** Required work **
Please restate word for word only the lines that start at the one containing "A two-burn Hohmann manoeuvre takes a probe" and continue to the final line of the material.

** Listed entries **
************

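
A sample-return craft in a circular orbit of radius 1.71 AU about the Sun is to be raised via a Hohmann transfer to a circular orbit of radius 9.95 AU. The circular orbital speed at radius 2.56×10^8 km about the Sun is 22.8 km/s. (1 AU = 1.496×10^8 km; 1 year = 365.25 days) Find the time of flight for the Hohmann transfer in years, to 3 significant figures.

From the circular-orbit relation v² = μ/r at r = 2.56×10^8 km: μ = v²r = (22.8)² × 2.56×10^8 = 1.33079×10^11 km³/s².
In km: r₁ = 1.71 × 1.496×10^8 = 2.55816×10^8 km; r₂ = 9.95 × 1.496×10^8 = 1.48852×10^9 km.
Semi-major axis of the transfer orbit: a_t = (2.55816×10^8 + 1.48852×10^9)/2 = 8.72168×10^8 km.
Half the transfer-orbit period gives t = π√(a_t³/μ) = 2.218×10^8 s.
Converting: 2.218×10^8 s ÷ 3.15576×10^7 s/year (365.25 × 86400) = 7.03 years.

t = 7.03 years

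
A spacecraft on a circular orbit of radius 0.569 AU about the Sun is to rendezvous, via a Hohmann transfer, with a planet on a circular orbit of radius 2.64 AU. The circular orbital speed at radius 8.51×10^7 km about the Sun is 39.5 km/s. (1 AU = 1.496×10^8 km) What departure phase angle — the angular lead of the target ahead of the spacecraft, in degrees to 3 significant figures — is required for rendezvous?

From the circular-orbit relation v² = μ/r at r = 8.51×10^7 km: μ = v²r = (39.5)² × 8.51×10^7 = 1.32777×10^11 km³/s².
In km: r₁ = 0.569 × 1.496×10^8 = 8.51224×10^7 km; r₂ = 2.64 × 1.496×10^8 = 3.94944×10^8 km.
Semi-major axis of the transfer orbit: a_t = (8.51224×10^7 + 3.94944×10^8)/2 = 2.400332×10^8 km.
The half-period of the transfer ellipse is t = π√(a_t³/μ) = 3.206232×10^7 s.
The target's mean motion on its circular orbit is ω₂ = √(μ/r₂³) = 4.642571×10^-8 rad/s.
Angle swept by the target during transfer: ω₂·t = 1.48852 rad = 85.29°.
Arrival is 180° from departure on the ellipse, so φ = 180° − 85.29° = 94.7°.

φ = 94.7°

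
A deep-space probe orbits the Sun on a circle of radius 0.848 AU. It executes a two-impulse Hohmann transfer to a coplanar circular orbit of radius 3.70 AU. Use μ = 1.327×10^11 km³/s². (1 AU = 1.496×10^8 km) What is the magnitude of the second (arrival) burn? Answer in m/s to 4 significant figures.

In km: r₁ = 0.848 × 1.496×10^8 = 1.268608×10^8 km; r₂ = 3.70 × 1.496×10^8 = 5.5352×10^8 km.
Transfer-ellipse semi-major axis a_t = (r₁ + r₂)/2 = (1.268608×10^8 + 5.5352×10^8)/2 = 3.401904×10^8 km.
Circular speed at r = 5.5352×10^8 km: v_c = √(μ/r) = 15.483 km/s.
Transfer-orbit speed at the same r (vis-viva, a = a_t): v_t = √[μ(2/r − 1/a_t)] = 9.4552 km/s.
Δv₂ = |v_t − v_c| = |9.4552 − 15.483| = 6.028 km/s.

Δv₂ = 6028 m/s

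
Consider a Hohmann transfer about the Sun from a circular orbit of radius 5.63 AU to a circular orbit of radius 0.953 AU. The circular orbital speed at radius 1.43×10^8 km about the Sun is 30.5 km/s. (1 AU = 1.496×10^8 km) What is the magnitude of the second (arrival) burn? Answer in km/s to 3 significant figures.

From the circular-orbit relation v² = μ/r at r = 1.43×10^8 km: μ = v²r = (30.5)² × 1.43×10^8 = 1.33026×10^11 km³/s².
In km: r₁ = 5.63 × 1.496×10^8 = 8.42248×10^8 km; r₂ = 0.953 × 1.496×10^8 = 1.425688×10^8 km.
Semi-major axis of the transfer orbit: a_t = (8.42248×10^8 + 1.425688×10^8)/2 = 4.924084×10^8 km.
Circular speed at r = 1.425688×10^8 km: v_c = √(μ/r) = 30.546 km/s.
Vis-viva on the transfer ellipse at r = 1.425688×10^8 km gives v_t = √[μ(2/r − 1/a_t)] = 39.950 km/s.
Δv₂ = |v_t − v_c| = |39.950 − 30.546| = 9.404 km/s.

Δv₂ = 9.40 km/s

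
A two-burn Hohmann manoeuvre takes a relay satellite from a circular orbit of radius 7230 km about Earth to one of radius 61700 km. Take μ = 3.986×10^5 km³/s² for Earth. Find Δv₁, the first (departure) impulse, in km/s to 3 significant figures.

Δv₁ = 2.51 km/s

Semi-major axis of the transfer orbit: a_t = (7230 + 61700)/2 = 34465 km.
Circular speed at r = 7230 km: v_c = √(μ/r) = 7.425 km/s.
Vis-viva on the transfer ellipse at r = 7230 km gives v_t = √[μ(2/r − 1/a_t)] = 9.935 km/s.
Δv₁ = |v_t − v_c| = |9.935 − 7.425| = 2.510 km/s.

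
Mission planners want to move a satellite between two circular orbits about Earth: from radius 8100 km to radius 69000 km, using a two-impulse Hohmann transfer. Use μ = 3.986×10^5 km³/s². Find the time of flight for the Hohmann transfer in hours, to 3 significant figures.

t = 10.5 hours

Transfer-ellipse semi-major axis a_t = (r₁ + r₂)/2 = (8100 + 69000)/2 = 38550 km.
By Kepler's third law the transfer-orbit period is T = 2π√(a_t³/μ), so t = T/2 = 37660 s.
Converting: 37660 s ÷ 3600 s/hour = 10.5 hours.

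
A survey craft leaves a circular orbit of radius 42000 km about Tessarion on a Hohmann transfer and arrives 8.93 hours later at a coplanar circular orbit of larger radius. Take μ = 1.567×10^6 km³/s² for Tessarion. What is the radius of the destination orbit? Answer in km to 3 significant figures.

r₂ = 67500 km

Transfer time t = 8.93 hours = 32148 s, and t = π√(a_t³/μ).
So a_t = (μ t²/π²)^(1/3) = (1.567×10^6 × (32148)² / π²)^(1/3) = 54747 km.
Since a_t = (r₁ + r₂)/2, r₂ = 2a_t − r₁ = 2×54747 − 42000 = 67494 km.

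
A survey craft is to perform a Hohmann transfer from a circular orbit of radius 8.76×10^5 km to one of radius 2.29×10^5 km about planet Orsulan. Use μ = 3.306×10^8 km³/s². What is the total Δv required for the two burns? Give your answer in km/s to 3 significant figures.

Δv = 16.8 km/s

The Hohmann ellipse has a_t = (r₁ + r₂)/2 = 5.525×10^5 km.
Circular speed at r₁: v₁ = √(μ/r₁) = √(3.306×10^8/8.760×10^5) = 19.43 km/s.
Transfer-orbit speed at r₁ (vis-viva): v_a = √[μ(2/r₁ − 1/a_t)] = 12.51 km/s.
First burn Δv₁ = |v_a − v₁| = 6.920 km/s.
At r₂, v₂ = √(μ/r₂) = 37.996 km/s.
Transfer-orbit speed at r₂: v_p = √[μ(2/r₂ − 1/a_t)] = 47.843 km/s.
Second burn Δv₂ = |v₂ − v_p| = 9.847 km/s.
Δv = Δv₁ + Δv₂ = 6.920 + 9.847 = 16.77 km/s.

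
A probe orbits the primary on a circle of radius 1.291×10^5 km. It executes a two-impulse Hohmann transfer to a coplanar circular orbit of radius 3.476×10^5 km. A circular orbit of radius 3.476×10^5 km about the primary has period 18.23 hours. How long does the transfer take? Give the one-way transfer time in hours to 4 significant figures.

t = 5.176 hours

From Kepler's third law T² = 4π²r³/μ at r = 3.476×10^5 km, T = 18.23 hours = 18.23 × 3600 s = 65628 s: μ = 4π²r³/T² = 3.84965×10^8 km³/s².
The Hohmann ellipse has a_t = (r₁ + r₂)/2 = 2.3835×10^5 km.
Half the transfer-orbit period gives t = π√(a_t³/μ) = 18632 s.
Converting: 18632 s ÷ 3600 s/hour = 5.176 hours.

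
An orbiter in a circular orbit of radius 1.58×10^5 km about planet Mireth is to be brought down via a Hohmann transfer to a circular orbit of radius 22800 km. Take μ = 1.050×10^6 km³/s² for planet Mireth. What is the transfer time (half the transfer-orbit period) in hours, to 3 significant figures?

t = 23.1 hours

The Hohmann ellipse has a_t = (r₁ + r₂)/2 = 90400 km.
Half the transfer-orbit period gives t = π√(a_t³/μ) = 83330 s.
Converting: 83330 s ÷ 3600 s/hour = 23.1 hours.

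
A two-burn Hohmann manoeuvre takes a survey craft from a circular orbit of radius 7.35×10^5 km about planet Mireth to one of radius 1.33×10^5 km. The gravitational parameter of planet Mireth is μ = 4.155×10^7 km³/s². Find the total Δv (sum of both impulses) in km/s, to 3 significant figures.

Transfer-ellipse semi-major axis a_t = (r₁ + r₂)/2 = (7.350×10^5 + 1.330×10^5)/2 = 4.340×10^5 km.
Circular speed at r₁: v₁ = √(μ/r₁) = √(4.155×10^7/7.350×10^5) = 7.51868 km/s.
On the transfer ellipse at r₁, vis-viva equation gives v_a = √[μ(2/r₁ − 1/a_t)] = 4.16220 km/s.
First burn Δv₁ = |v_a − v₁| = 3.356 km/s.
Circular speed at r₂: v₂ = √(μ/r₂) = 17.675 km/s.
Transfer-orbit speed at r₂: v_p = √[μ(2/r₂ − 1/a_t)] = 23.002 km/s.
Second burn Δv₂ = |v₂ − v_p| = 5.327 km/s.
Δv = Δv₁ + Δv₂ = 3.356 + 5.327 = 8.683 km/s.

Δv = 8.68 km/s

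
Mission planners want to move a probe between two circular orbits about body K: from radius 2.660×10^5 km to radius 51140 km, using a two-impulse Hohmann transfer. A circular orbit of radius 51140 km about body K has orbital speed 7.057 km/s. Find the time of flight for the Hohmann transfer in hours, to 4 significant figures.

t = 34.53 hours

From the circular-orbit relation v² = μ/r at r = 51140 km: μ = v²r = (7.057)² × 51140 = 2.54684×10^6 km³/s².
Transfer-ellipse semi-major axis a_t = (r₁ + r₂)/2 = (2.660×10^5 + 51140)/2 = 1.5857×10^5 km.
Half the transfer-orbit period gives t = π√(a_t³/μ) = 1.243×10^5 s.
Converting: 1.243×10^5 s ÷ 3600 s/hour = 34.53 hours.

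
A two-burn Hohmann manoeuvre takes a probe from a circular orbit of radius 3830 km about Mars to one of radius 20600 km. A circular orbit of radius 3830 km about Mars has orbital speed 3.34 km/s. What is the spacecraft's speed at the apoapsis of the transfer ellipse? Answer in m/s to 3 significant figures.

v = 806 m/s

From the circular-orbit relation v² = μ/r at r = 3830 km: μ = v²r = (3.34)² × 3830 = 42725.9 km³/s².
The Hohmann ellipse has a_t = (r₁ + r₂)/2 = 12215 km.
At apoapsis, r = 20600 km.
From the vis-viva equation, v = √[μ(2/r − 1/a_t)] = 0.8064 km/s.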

************

** Output for this task **
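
A two-burn Hohmann manoeuvre takes a probe from a circular orbit of radius 3830 km about Mars to one of radius 20600 km. A circular orbit of radius 3830 km about Mars has orbital speed 3.34 km/s. What is the spacecraft's speed at the apoapsis of the transfer ellipse? Answer in m/s to 3 significant figures.

v = 806 m/s

From the circular-orbit relation v² = μ/r at r = 3830 km: μ = v²r = (3.34)² × 3830 = 42725.9 km³/s².
The Hohmann ellipse has a_t = (r₁ + r₂)/2 = 12215 km.
At apoapsis, r = 20600 km.
From the vis-viva equation, v = √[μ(2/r − 1/a_t)] = 0.8064 km/s.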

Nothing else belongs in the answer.